• [PROBLEM TO WORK ON] When you copy the entries, keep every word exactly as it stands.

(Collected data)
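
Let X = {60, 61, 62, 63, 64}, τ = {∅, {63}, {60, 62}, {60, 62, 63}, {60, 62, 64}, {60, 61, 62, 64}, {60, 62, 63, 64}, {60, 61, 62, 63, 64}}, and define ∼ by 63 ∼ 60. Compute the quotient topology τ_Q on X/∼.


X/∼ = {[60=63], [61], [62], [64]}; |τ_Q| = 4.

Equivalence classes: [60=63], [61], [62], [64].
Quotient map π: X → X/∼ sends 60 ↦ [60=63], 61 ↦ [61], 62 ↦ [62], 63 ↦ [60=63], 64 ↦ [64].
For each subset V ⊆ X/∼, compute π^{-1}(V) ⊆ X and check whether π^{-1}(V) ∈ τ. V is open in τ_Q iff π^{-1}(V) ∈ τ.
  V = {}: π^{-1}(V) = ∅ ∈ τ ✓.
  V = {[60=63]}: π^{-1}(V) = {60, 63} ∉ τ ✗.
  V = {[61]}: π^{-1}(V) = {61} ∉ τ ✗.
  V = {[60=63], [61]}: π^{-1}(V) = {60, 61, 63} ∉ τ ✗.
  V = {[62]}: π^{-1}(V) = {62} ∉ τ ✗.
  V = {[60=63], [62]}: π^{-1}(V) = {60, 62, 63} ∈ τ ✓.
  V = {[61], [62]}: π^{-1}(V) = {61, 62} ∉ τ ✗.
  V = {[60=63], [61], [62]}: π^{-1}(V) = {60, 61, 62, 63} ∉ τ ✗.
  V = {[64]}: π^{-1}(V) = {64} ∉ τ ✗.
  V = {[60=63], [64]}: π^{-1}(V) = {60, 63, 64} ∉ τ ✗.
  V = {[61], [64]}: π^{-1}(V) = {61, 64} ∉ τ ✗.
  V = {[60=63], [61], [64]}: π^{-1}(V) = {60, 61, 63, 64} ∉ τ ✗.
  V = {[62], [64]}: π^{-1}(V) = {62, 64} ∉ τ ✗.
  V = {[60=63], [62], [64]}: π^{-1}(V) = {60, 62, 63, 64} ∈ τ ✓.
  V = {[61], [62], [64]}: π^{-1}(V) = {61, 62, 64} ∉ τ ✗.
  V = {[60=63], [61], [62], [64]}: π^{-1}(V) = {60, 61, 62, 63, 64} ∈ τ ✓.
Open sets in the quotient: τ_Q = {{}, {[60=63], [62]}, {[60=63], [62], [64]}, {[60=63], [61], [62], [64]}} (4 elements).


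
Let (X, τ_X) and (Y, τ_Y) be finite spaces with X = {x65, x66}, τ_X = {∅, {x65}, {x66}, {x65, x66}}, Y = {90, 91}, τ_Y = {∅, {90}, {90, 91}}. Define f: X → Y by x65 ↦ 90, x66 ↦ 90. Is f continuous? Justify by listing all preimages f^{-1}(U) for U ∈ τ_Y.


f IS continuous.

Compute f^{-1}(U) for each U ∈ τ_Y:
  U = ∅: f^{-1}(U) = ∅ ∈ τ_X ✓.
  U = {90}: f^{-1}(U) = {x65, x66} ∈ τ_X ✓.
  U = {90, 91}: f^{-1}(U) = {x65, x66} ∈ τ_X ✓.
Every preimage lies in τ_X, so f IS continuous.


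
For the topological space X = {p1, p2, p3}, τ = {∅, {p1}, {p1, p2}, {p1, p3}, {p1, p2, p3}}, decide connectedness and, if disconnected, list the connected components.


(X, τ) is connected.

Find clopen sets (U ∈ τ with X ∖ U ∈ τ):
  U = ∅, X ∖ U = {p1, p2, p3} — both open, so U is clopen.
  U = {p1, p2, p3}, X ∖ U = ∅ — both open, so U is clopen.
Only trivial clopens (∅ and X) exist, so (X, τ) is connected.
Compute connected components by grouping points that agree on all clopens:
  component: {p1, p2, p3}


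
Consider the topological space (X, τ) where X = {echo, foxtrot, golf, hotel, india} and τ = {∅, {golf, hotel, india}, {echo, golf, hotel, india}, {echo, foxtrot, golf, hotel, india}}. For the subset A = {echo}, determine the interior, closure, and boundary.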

• [OUTPUT OF THE EXERCISE]
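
Let X = {60, 61, 62, 63, 64}, τ = {∅, {63}, {60, 62}, {60, 62, 63}, {60, 62, 64}, {60, 61, 62, 64}, {60, 62, 63, 64}, {60, 61, 62, 63, 64}}, and define ∼ by 63 ∼ 60. Compute the quotient topology τ_Q on X/∼.


X/∼ = {[60=63], [61], [62], [64]}; |τ_Q| = 4.

Equivalence classes: [60=63], [61], [62], [64].
Quotient map π: X → X/∼ sends 60 ↦ [60=63], 61 ↦ [61], 62 ↦ [62], 63 ↦ [60=63], 64 ↦ [64].
For each subset V ⊆ X/∼, compute π^{-1}(V) ⊆ X and check whether π^{-1}(V) ∈ τ. V is open in τ_Q iff π^{-1}(V) ∈ τ.
  V = {}: π^{-1}(V) = ∅ ∈ τ ✓.
  V = {[60=63]}: π^{-1}(V) = {60, 63} ∉ τ ✗.
  V = {[61]}: π^{-1}(V) = {61} ∉ τ ✗.
  V = {[60=63], [61]}: π^{-1}(V) = {60, 61, 63} ∉ τ ✗.
  V = {[62]}: π^{-1}(V) = {62} ∉ τ ✗.
  V = {[60=63], [62]}: π^{-1}(V) = {60, 62, 63} ∈ τ ✓.
  V = {[61], [62]}: π^{-1}(V) = {61, 62} ∉ τ ✗.
  V = {[60=63], [61], [62]}: π^{-1}(V) = {60, 61, 62, 63} ∉ τ ✗.
  V = {[64]}: π^{-1}(V) = {64} ∉ τ ✗.
  V = {[60=63], [64]}: π^{-1}(V) = {60, 63, 64} ∉ τ ✗.
  V = {[61], [64]}: π^{-1}(V) = {61, 64} ∉ τ ✗.
  V = {[60=63], [61], [64]}: π^{-1}(V) = {60, 61, 63, 64} ∉ τ ✗.
  V = {[62], [64]}: π^{-1}(V) = {62, 64} ∉ τ ✗.
  V = {[60=63], [62], [64]}: π^{-1}(V) = {60, 62, 63, 64} ∈ τ ✓.
  V = {[61], [62], [64]}: π^{-1}(V) = {61, 62, 64} ∉ τ ✗.
  V = {[60=63], [61], [62], [64]}: π^{-1}(V) = {60, 61, 62, 63, 64} ∈ τ ✓.
Open sets in the quotient: τ_Q = {{}, {[60=63], [62]}, {[60=63], [62], [64]}, {[60=63], [61], [62], [64]}} (4 elements).


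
Let (X, τ_X) and (Y, τ_Y) be finite spaces with X = {x65, x66}, τ_X = {∅, {x65}, {x66}, {x65, x66}}, Y = {90, 91}, τ_Y = {∅, {90}, {90, 91}}. Define f: X → Y by x65 ↦ 90, x66 ↦ 90. Is f continuous? Justify by listing all preimages f^{-1}(U) for U ∈ τ_Y.


f IS continuous.

Compute f^{-1}(U) for each U ∈ τ_Y:
  U = ∅: f^{-1}(U) = ∅ ∈ τ_X ✓.
  U = {90}: f^{-1}(U) = {x65, x66} ∈ τ_X ✓.
  U = {90, 91}: f^{-1}(U) = {x65, x66} ∈ τ_X ✓.
Every preimage lies in τ_X, so f IS continuous.


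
For the topological space X = {p1, p2, p3}, τ = {∅, {p1}, {p1, p2}, {p1, p3}, {p1, p2, p3}}, decide connectedness and, if disconnected, list the connected components.


(X, τ) is connected.

Find clopen sets (U ∈ τ with X ∖ U ∈ τ):
  U = ∅, X ∖ U = {p1, p2, p3} — both open, so U is clopen.
  U = {p1, p2, p3}, X ∖ U = ∅ — both open, so U is clopen.
Only trivial clopens (∅ and X) exist, so (X, τ) is connected.
Compute connected components by grouping points that agree on all clopens:
  component: {p1, p2, p3}


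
Consider the topological space (X, τ) where X = {echo, foxtrot, golf, hotel, india} and τ = {∅, {golf, hotel, india}, {echo, golf, hotel, india}, {echo, foxtrot, golf, hotel, india}}. For the subset A = {echo}, determine the interior, closure, and boundary.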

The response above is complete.